WHAT YOU ARE ASKED TO DO: Wherever the word "parents" appears in a line of the data, that line should be copied.

(Beginning of DATA TO PROCESS)

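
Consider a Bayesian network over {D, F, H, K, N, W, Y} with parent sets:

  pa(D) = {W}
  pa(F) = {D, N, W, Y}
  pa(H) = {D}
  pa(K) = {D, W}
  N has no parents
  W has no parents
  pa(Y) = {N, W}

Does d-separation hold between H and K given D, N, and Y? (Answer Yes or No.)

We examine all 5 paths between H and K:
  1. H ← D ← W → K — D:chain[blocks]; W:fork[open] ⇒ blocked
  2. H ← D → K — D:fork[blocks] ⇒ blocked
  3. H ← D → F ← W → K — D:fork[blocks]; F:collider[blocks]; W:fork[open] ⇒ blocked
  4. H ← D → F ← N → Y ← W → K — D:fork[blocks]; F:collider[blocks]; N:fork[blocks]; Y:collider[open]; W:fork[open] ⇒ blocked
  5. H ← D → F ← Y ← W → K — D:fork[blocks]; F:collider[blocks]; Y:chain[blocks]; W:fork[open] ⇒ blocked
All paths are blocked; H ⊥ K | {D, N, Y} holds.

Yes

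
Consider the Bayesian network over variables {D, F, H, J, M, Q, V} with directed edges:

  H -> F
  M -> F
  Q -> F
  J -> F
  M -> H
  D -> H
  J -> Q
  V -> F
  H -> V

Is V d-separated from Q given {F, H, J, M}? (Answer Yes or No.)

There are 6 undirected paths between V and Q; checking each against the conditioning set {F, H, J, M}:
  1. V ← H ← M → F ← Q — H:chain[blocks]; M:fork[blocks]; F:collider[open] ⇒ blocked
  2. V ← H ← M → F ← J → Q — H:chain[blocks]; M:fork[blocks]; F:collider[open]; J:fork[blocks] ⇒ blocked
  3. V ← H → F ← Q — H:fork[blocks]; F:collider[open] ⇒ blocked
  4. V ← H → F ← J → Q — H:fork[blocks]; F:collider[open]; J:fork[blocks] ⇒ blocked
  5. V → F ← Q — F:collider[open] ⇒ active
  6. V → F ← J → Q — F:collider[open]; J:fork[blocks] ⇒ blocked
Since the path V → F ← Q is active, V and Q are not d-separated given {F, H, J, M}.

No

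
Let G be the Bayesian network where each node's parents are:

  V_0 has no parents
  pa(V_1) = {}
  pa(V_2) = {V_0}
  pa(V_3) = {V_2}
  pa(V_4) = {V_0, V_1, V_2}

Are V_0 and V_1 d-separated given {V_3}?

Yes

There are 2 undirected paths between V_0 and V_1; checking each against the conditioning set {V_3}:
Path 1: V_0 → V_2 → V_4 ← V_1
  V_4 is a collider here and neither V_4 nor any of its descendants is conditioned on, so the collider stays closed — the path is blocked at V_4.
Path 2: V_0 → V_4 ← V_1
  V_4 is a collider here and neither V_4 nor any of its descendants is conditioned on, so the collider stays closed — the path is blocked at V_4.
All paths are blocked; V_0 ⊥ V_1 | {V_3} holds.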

(End of DATA TO PROCESS)

TASK SOLUTION:
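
  N has no parents
  W has no parents
Let G be the Bayesian network where each node's parents are:
  V_0 has no parents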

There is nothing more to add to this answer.